Source data:
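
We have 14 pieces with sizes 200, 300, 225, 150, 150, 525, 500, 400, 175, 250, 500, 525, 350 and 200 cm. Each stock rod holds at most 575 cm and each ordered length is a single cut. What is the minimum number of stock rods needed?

9

Total = 525 + 525 + 500 + 500 + 400 + 350 + 300 + 250 + 225 + 200 + 200 + 175 + 150 + 150 = 4450 cm.
Lower bound: ⌈4450/575⌉ = 8 stock rods.
A packing using 9 stock rods:
  stock rod 1: 525 = 525
  stock rod 2: 525 = 525
  stock rod 3: 500 = 500
  stock rod 4: 500 = 500
  stock rod 5: 400 + 175 = 575
  stock rod 6: 350 + 225 = 575
  stock rod 7: 300 + 250 = 550
  stock rod 8: 200 + 200 + 150 = 550
  stock rod 9: 150 = 150
No arrangement into 8 stock rods stays within capacity, so 9 is optimal.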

Activity: Word for word, restate the entries that appear above.

Result for this exercise:
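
We have 14 pieces with sizes 200, 300, 225, 150, 150, 525, 500, 400, 175, 250, 500, 525, 350 and 200 cm. Each stock rod holds at most 575 cm and each ordered length is a single cut. What is the minimum number of stock rods needed?

9

Total = 525 + 525 + 500 + 500 + 400 + 350 + 300 + 250 + 225 + 200 + 200 + 175 + 150 + 150 = 4450 cm.
Lower bound: ⌈4450/575⌉ = 8 stock rods.
A packing using 9 stock rods:
  stock rod 1: 525 = 525
  stock rod 2: 525 = 525
  stock rod 3: 500 = 500
  stock rod 4: 500 = 500
  stock rod 5: 400 + 175 = 575
  stock rod 6: 350 + 225 = 575
  stock rod 7: 300 + 250 = 550
  stock rod 8: 200 + 200 + 150 = 550
  stock rod 9: 150 = 150
No arrangement into 8 stock rods stays within capacity, so 9 is optimal.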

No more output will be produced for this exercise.